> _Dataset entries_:
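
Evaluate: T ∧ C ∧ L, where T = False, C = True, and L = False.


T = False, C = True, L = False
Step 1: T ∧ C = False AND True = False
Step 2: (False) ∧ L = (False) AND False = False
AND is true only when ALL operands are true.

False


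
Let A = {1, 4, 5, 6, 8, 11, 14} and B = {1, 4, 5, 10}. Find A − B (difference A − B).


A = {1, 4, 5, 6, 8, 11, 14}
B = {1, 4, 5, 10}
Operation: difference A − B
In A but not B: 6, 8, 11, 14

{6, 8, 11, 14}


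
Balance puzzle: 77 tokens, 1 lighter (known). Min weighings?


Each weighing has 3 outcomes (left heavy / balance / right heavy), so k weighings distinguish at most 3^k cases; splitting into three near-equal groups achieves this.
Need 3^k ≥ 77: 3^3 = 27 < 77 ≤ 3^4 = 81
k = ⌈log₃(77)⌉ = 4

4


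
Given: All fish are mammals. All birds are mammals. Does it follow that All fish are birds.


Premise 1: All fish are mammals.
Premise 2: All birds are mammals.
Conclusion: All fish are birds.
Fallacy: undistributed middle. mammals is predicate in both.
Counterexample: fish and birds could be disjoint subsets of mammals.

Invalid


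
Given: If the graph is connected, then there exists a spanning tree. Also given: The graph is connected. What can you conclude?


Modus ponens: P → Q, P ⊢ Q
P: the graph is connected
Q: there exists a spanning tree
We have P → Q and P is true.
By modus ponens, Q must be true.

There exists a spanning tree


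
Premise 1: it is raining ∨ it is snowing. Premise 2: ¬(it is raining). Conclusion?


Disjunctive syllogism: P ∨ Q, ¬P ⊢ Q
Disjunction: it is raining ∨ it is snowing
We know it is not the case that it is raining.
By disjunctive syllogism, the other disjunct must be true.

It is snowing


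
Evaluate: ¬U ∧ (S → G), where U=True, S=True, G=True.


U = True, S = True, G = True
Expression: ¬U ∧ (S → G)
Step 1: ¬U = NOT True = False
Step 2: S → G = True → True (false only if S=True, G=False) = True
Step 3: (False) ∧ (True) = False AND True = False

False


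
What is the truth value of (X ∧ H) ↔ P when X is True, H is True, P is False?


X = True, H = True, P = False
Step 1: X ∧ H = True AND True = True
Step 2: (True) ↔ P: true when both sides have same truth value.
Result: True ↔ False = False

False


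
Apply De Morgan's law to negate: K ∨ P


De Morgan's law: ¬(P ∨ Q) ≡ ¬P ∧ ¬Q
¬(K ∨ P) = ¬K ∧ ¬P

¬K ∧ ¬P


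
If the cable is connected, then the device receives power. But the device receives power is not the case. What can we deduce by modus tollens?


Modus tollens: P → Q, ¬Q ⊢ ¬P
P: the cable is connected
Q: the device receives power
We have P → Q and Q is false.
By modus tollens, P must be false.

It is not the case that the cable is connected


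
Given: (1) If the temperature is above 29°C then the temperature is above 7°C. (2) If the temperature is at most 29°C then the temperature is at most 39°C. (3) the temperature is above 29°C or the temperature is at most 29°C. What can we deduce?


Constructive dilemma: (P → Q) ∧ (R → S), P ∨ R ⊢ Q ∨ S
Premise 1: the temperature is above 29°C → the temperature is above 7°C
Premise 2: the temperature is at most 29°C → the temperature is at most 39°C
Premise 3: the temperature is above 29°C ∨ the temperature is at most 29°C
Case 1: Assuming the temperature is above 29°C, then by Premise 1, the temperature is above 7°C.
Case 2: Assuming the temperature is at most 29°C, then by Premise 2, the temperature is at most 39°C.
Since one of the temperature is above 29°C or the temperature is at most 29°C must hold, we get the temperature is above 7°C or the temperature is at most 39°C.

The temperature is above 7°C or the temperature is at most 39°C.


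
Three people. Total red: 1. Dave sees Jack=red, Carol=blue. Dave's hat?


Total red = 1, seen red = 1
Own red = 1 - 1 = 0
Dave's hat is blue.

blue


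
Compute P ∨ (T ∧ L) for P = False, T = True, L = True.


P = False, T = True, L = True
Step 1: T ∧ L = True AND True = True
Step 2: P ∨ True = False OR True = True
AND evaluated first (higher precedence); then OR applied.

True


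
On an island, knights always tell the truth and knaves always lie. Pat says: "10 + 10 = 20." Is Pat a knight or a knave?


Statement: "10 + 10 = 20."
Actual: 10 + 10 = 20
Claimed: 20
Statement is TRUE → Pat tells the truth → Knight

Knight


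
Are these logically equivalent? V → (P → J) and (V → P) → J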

> _TASK DESCRIPTION_: With the line containing "Compute P ∨" as the first and the last line of the data as the final one, copy every line between them exactly, those two included.

> _RESPONSE BOX_:
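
Compute P ∨ (T ∧ L) for P = False, T = True, L = True.


P = False, T = True, L = True
Step 1: T ∧ L = True AND True = True
Step 2: P ∨ True = False OR True = True
AND evaluated first (higher precedence); then OR applied.

True


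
On an island, knights always tell the truth and knaves always lie. Pat says: "10 + 10 = 20." Is Pat a knight or a knave?


Statement: "10 + 10 = 20."
Actual: 10 + 10 = 20
Claimed: 20
Statement is TRUE → Pat tells the truth → Knight

Knight


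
Are these logically equivalent? V → (P → J) and (V → P) → J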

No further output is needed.